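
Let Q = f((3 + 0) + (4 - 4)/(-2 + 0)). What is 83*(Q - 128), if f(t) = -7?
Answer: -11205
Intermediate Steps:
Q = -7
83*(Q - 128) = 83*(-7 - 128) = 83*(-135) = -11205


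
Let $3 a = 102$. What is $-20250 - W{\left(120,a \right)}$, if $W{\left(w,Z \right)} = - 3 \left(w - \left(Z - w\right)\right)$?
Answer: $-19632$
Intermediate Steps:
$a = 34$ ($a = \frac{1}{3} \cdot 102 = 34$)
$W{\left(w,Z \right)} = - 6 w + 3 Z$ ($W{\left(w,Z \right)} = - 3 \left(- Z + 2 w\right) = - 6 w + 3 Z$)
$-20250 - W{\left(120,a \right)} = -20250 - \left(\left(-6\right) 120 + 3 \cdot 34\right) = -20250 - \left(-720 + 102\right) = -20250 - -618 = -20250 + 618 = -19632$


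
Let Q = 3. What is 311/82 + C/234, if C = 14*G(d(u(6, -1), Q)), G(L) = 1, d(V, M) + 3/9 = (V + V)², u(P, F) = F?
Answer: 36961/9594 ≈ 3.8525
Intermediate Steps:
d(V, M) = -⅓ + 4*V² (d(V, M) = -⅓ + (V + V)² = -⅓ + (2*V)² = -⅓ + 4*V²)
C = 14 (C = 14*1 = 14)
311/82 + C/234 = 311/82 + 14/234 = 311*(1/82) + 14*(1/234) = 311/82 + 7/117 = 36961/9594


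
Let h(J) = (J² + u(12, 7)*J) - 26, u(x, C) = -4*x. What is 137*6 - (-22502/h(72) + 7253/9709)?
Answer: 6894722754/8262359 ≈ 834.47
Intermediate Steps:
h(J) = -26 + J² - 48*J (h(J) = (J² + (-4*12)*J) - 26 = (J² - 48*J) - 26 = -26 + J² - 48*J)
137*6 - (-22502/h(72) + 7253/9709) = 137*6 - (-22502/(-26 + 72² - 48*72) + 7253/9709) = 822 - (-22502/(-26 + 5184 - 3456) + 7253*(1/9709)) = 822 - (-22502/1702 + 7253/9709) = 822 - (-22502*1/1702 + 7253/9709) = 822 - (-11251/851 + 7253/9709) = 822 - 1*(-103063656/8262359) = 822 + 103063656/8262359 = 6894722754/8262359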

--

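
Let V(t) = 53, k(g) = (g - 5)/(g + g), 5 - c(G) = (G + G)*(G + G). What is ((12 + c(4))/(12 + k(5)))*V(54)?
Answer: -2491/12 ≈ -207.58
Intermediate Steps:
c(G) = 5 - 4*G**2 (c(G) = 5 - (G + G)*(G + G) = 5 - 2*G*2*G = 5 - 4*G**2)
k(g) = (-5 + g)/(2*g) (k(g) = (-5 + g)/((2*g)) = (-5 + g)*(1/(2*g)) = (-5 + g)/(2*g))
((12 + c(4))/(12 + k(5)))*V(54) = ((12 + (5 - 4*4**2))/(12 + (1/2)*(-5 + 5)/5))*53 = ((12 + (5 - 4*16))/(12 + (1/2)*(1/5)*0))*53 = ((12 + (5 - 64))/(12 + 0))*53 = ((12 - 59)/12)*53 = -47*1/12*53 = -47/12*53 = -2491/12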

> _ASSIGNED TASK_: Going down the listing above, begin printing at the line with "Answer: 36961/9594 ≈ 3.8525" and finish with the line with "Answer: 6894722754/8262359 ≈ 834.47", exactly as they appear.

> _RESPONSE TO THE TASK_:
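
Answer: 36961/9594 ≈ 3.8525
Intermediate Steps:
d(V, M) = -⅓ + 4*V² (d(V, M) = -⅓ + (V + V)² = -⅓ + (2*V)² = -⅓ + 4*V²)
C = 14 (C = 14*1 = 14)
311/82 + C/234 = 311/82 + 14/234 = 311*(1/82) + 14*(1/234) = 311/82 + 7/117 = 36961/9594


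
Let h(J) = (J² + u(12, 7)*J) - 26, u(x, C) = -4*x. What is 137*6 - (-22502/h(72) + 7253/9709)?
Answer: 6894722754/8262359 ≈ 834.47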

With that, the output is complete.